[[ EXERCISE DATA, beginning ]]
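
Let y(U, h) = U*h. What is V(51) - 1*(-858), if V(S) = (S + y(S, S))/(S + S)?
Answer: 884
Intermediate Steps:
V(S) = (S + S²)/(2*S) (V(S) = (S + S*S)/(S + S) = (S + S²)/((2*S)) = (S + S²)*(1/(2*S)) = (S + S²)/(2*S))
V(51) - 1*(-858) = (½ + (½)*51) - 1*(-858) = (½ + 51/2) + 858 = 26 + 858 = 884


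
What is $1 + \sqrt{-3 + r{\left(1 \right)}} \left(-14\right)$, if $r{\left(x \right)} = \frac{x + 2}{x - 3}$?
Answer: $1 - 21 i \sqrt{2} \approx 1.0 - 29.698 i$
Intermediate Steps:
$r{\left(x \right)} = \frac{2 + x}{-3 + x}$
$1 + \sqrt{-3 + r{\left(1 \right)}} \left(-14\right) = 1 + \sqrt{-3 + \frac{2 + 1}{-3 + 1}} \left(-14\right) = 1 + \sqrt{-3 + \frac{1}{-2} \cdot 3} \left(-14\right) = 1 + \sqrt{-3 - \frac{3}{2}} \left(-14\right) = 1 + \sqrt{- \frac{9}{2}} \left(-14\right) = 1 + \frac{3 i \sqrt{2}}{2} \left(-14\right) = 1 - 21 i \sqrt{2}$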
[[ EXERCISE DATA, end ]]
BRIEF -
Search the listing for the word "What" and state how many lines contain it. Nothing else belongs in the reply.

TASK ANSWER -
2